[Task]: Below are entries. Copy exactly the lines running from the line that holds "Volume=26.3 cm^3, density=4.97" to the line that holds "A part 100.3", with both ends included.

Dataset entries
+ + + + + + +

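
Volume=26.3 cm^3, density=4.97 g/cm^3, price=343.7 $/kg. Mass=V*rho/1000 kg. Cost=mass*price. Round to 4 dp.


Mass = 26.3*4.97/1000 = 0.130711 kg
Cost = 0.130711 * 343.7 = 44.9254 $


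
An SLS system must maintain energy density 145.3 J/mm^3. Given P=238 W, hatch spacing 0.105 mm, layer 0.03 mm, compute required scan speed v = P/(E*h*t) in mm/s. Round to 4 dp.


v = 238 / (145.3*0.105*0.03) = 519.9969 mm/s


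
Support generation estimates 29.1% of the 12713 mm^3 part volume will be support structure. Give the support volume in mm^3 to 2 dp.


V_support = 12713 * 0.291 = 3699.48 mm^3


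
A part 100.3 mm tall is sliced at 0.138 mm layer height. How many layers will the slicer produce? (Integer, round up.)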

+ + + + + + +

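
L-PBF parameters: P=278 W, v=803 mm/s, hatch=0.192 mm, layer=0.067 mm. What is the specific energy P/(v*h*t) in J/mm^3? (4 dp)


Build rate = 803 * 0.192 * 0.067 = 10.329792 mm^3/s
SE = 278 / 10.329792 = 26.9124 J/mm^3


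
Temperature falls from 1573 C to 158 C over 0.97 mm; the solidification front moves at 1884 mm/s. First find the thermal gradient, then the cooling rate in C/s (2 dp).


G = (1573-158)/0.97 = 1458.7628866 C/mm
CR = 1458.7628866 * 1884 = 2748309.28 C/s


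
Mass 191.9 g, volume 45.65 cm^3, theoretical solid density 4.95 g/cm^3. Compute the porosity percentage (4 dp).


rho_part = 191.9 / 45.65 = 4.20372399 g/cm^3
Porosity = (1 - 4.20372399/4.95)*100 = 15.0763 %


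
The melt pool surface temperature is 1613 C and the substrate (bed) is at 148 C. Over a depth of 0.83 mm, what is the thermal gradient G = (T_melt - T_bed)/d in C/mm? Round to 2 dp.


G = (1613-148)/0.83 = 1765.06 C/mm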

+ + + + + + +

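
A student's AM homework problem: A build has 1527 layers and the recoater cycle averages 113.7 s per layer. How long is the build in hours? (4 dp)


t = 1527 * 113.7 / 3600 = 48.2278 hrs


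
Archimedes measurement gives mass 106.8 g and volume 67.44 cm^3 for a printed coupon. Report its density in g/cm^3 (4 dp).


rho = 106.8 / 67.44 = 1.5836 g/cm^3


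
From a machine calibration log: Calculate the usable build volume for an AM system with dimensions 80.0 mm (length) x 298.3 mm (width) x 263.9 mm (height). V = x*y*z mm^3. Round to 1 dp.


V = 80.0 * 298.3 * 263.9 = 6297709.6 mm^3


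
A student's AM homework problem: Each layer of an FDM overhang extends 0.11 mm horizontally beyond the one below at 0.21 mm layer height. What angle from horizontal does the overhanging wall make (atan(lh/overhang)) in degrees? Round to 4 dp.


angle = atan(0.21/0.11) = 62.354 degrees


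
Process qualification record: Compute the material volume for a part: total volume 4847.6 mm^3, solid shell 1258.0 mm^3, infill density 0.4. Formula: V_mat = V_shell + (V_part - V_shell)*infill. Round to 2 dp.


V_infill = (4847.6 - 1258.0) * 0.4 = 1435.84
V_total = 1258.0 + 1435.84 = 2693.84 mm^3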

+ + + + + + +

[Answer to this task]:
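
Volume=26.3 cm^3, density=4.97 g/cm^3, price=343.7 $/kg. Mass=V*rho/1000 kg. Cost=mass*price. Round to 4 dp.


Mass = 26.3*4.97/1000 = 0.130711 kg
Cost = 0.130711 * 343.7 = 44.9254 $


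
An SLS system must maintain energy density 145.3 J/mm^3. Given P=238 W, hatch spacing 0.105 mm, layer 0.03 mm, compute required scan speed v = P/(E*h*t) in mm/s. Round to 4 dp.


v = 238 / (145.3*0.105*0.03) = 519.9969 mm/s


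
Support generation estimates 29.1% of the 12713 mm^3 part volume will be support structure. Give the support volume in mm^3 to 2 dp.


V_support = 12713 * 0.291 = 3699.48 mm^3


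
A part 100.3 mm tall is sliced at 0.138 mm layer height. How many layers will the slicer produce? (Integer, round up.)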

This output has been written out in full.